> EXERCISE
Once you reach the line that contains "Answer: $35787$", retype it and every line after it exactly, ending with the last line of the entries.

> INFORMATION SHOWN
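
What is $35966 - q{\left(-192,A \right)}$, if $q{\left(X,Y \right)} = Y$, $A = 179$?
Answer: $35787$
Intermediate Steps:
$35966 - q{\left(-192,A \right)} = 35966 - 179 = 35787$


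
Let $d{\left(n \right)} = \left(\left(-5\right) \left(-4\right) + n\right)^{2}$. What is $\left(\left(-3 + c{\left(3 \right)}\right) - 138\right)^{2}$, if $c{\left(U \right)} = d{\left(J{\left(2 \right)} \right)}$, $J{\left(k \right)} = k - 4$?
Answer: $33489$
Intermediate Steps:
$J{\left(k \right)} = -4 + k$
$d{\left(n \right)} = \left(20 + n\right)^{2}$
$c{\left(U \right)} = 324$ ($c{\left(U \right)} = \left(20 + \left(-4 + 2\right)\right)^{2} = \left(20 - 2\right)^{2} = 18^{2} = 324$)
$\left(\left(-3 + c{\left(3 \right)}\right) - 138\right)^{2} = \left(\left(-3 + 324\right) - 138\right)^{2} = \left(321 - 138\right)^{2} = 183^{2} = 33489$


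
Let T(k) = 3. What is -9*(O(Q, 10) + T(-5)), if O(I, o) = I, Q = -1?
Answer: -18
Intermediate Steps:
-9*(O(Q, 10) + T(-5)) = -9*(-1 + 3) = -9*2 = -18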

> EXERCISE ANSWER
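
Answer: $35787$
Intermediate Steps:
$35966 - q{\left(-192,A \right)} = 35966 - 179 = 35787$


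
Let $d{\left(n \right)} = \left(\left(-5\right) \left(-4\right) + n\right)^{2}$. What is $\left(\left(-3 + c{\left(3 \right)}\right) - 138\right)^{2}$, if $c{\left(U \right)} = d{\left(J{\left(2 \right)} \right)}$, $J{\left(k \right)} = k - 4$?
Answer: $33489$
Intermediate Steps:
$J{\left(k \right)} = -4 + k$
$d{\left(n \right)} = \left(20 + n\right)^{2}$
$c{\left(U \right)} = 324$ ($c{\left(U \right)} = \left(20 + \left(-4 + 2\right)\right)^{2} = \left(20 - 2\right)^{2} = 18^{2} = 324$)
$\left(\left(-3 + c{\left(3 \right)}\right) - 138\right)^{2} = \left(\left(-3 + 324\right) - 138\right)^{2} = \left(321 - 138\right)^{2} = 183^{2} = 33489$


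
Let T(k) = 3. What is -9*(O(Q, 10) + T(-5)), if O(I, o) = I, Q = -1?
Answer: -18
Intermediate Steps:
-9*(O(Q, 10) + T(-5)) = -9*(-1 + 3) = -9*2 = -18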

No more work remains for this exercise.